BEGIN Dataset entries

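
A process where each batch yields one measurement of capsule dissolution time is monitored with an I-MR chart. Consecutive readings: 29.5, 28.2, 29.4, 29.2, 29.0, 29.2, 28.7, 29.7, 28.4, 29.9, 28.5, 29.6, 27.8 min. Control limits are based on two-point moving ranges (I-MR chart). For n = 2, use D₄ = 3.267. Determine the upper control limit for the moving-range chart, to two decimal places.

3.19

Moving ranges: 1.3, 1.2, 0.2, 0.2, 0.2, 0.5, 1.0, 1.3, 1.5, 1.4, 1.1, 1.8; M̄R̄ = 11.7000 / 12 = 0.9750
UCL_MR = D₄·M̄R̄ = 3.267 × 0.9750 = 3.1853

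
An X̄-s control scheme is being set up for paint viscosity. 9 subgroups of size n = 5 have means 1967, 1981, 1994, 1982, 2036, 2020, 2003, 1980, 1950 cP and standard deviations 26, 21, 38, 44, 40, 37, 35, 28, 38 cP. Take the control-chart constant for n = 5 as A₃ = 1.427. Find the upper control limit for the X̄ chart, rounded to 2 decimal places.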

END Dataset entries

[The task]:
Reproduce all of the material above word for word.

[Answer for this exercise]:
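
A process where each batch yields one measurement of capsule dissolution time is monitored with an I-MR chart. Consecutive readings: 29.5, 28.2, 29.4, 29.2, 29.0, 29.2, 28.7, 29.7, 28.4, 29.9, 28.5, 29.6, 27.8 min. Control limits are based on two-point moving ranges (I-MR chart). For n = 2, use D₄ = 3.267. Determine the upper control limit for the moving-range chart, to two decimal places.

3.19

Moving ranges: 1.3, 1.2, 0.2, 0.2, 0.2, 0.5, 1.0, 1.3, 1.5, 1.4, 1.1, 1.8; M̄R̄ = 11.7000 / 12 = 0.9750
UCL_MR = D₄·M̄R̄ = 3.267 × 0.9750 = 3.1853

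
An X̄-s control scheme is being set up for paint viscosity. 9 subgroups of size n = 5 have means 1967, 1981, 1994, 1982, 2036, 2020, 2003, 1980, 1950 cP and standard deviations 26, 21, 38, 44, 40, 37, 35, 28, 38 cP. Take the control-chart constant for n = 5 as A₃ = 1.427. Find the upper control limit for the X̄ chart, rounded to 2 decimal places.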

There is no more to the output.